Beginning with the line that has "Find an equivalent formula in CNF for (~A", please write out each remaining line of the listing below, word for word.

**Available records**
===

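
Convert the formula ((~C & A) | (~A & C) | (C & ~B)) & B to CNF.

(~C | ~A | ~B) & (A | C) & B

((~C & A) | (~A & C) | (C & ~B)) & B
≡ (~C | ~A | C) & (~C | ~A | ~B) & (~C | C | C) & (~C | C | ~B) & (A | ~A | C) & (A | ~A | ~B) & (A | C | C) & (A | C | ~B) & B
≡ (~C | ~A | ~B) & (A | C) & B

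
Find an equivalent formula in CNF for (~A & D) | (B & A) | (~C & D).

(~A | B | ~C) & (D | B) & (D | A)

(~A & D) | (B & A) | (~C & D)
≡ (~A | B | ~C) & (~A | B | D) & (~A | A | ~C) & (~A | A | D) & (D | B | ~C) & (D | B | D) & (D | A | ~C) & (D | A | D)   [distribute | over &]
≡ (~A | B | ~C) & (D | B) & (D | A)   [simplify]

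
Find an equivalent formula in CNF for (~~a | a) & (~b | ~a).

(~~a | a) & (~b | ~a)
≡ (a | a) & (~b | ~a)   [double negation]
≡ a & (~b | ~a)   [simplify]

a & (~b | ~a)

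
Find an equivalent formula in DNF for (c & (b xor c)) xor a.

(c & (b xor c)) xor a
≡ (c & (b xor c) & ~a) | (~(c & (b xor c)) & a)
≡ (c & ((b & ~c) | (~b & c)) & ~a) | (~(c & (b xor c)) & a)
≡ (c & ((b & ~c) | (~b & c)) & ~a) | (~(c & ((b & ~c) | (~b & c))) & a)
≡ (c & ((b & ~c) | (~b & c)) & ~a) | ((~c | ~((b & ~c) | (~b & c))) & a)
≡ (c & ((b & ~c) | (~b & c)) & ~a) | ((~c | (~(b & ~c) & ~(~b & c))) & a)
≡ (c & ((b & ~c) | (~b & c)) & ~a) | ((~c | ((~b | ~~c) & ~(~b & c))) & a)
≡ (c & ((b & ~c) | (~b & c)) & ~a) | ((~c | ((~b | c) & ~(~b & c))) & a)
≡ (c & ((b & ~c) | (~b & c)) & ~a) | ((~c | ((~b | c) & (~~b | ~c))) & a)
≡ (c & ((b & ~c) | (~b & c)) & ~a) | ((~c | ((~b | c) & (b | ~c))) & a)
≡ (c & b & ~c & ~a) | (c & ~b & c & ~a) | (~c & a) | (~b & b & a) | (~b & ~c & a) | (c & b & a) | (c & ~c & a)
≡ (c & ~b & ~a) | (~c & a) | (c & b & a)

(c & ~b & ~a) | (~c & a) | (c & b & a)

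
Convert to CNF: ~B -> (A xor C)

~B -> (A xor C)
≡ ~~B | (A xor C)
≡ ~~B | ((A | C) & ~(A & C))
≡ B | ((A | C) & ~(A & C))
≡ B | ((A | C) & (~A | ~C))
≡ (B | A | C) & (B | ~A | ~C)

(B | A | C) & (B | ~A | ~C)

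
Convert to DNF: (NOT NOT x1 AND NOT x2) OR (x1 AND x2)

(NOT NOT x1 AND NOT x2) OR (x1 AND x2)
≡ (x1 AND NOT x2) OR (x1 AND x2)   [double negation]

(x1 AND NOT x2) OR (x1 AND x2)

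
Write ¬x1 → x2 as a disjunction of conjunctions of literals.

¬x1 → x2
≡ ¬¬x1 ∨ x2   — eliminate →
≡ x1 ∨ x2   — double negation

x1 ∨ x2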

===

**Exercise answer**
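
Find an equivalent formula in CNF for (~A & D) | (B & A) | (~C & D).

(~A | B | ~C) & (D | B) & (D | A)

(~A & D) | (B & A) | (~C & D)
≡ (~A | B | ~C) & (~A | B | D) & (~A | A | ~C) & (~A | A | D) & (D | B | ~C) & (D | B | D) & (D | A | ~C) & (D | A | D)   [distribute | over &]
≡ (~A | B | ~C) & (D | B) & (D | A)   [simplify]

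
Find an equivalent formula in CNF for (~~a | a) & (~b | ~a).

(~~a | a) & (~b | ~a)
≡ (a | a) & (~b | ~a)   [double negation]
≡ a & (~b | ~a)   [simplify]

a & (~b | ~a)

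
Find an equivalent formula in DNF for (c & (b xor c)) xor a.

(c & (b xor c)) xor a
≡ (c & (b xor c) & ~a) | (~(c & (b xor c)) & a)
≡ (c & ((b & ~c) | (~b & c)) & ~a) | (~(c & (b xor c)) & a)
≡ (c & ((b & ~c) | (~b & c)) & ~a) | (~(c & ((b & ~c) | (~b & c))) & a)
≡ (c & ((b & ~c) | (~b & c)) & ~a) | ((~c | ~((b & ~c) | (~b & c))) & a)
≡ (c & ((b & ~c) | (~b & c)) & ~a) | ((~c | (~(b & ~c) & ~(~b & c))) & a)
≡ (c & ((b & ~c) | (~b & c)) & ~a) | ((~c | ((~b | ~~c) & ~(~b & c))) & a)
≡ (c & ((b & ~c) | (~b & c)) & ~a) | ((~c | ((~b | c) & ~(~b & c))) & a)
≡ (c & ((b & ~c) | (~b & c)) & ~a) | ((~c | ((~b | c) & (~~b | ~c))) & a)
≡ (c & ((b & ~c) | (~b & c)) & ~a) | ((~c | ((~b | c) & (b | ~c))) & a)
≡ (c & b & ~c & ~a) | (c & ~b & c & ~a) | (~c & a) | (~b & b & a) | (~b & ~c & a) | (c & b & a) | (c & ~c & a)
≡ (c & ~b & ~a) | (~c & a) | (c & b & a)

(c & ~b & ~a) | (~c & a) | (c & b & a)

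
Convert to CNF: ~B -> (A xor C)

~B -> (A xor C)
≡ ~~B | (A xor C)
≡ ~~B | ((A | C) & ~(A & C))
≡ B | ((A | C) & ~(A & C))
≡ B | ((A | C) & (~A | ~C))
≡ (B | A | C) & (B | ~A | ~C)

(B | A | C) & (B | ~A | ~C)

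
Convert to DNF: (NOT NOT x1 AND NOT x2) OR (x1 AND x2)

(NOT NOT x1 AND NOT x2) OR (x1 AND x2)
≡ (x1 AND NOT x2) OR (x1 AND x2)   [double negation]

(x1 AND NOT x2) OR (x1 AND x2)

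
Write ¬x1 → x2 as a disjunction of conjunctions of literals.

¬x1 → x2
≡ ¬¬x1 ∨ x2   — eliminate →
≡ x1 ∨ x2   — double negation

x1 ∨ x2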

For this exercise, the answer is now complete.